## WORK INSTRUCTIONS
Each record below needs to be retyped exactly.

-------- RECORD EXTRACTS --------

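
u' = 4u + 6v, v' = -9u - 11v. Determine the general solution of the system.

u(t) = -2C_1e^(-5t) - C_2e^(-2t), v(t) = 3C_1e^(-5t) + C_2e^(-2t)

Coefficient matrix A = [[4, 6], [-9, -11]].
Characteristic polynomial det(A - λI) = λ^2 + 7λ + 10 = 0.
Eigenvalues λ = -5, -2.
For λ=-5: (A-λI) row 1 is [9, 6], so an eigenvector is (-2, 3).
For λ=-2: (A-λI) row 1 is [6, 6], so an eigenvector is (-1, 1).
General solution: C_1e^(-5t)(-2,3) + C_2e^(-2t)(-1,1).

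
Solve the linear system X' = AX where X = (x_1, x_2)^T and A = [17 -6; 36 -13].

x_1(t) = C_1e^(-t) + C_2e^(5t), x_2(t) = 3C_1e^(-t) + 2C_2e^(5t)

Coefficient matrix A = [[17, -6], [36, -13]].
Characteristic polynomial det(A - λI) = λ^2 - 4λ - 5 = 0.
Eigenvalues λ = -1, 5.
For λ=-1: (A-λI) row 1 is [18, -6], so an eigenvector is (1, 3).
For λ=5: (A-λI) row 1 is [12, -6], so an eigenvector is (1, 2).
General solution: C_1e^(-t)(1,3) + C_2e^(5t)(1,2).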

--------

## RESPONSE FOR THIS EXERCISE
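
u' = 4u + 6v, v' = -9u - 11v. Determine the general solution of the system.

u(t) = -2C_1e^(-5t) - C_2e^(-2t), v(t) = 3C_1e^(-5t) + C_2e^(-2t)

Coefficient matrix A = [[4, 6], [-9, -11]].
Characteristic polynomial det(A - λI) = λ^2 + 7λ + 10 = 0.
Eigenvalues λ = -5, -2.
For λ=-5: (A-λI) row 1 is [9, 6], so an eigenvector is (-2, 3).
For λ=-2: (A-λI) row 1 is [6, 6], so an eigenvector is (-1, 1).
General solution: C_1e^(-5t)(-2,3) + C_2e^(-2t)(-1,1).

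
Solve the linear system X' = AX where X = (x_1, x_2)^T and A = [17 -6; 36 -13].

x_1(t) = C_1e^(-t) + C_2e^(5t), x_2(t) = 3C_1e^(-t) + 2C_2e^(5t)

Coefficient matrix A = [[17, -6], [36, -13]].
Characteristic polynomial det(A - λI) = λ^2 - 4λ - 5 = 0.
Eigenvalues λ = -1, 5.
For λ=-1: (A-λI) row 1 is [18, -6], so an eigenvector is (1, 3).
For λ=5: (A-λI) row 1 is [12, -6], so an eigenvector is (1, 2).
General solution: C_1e^(-t)(1,3) + C_2e^(5t)(1,2).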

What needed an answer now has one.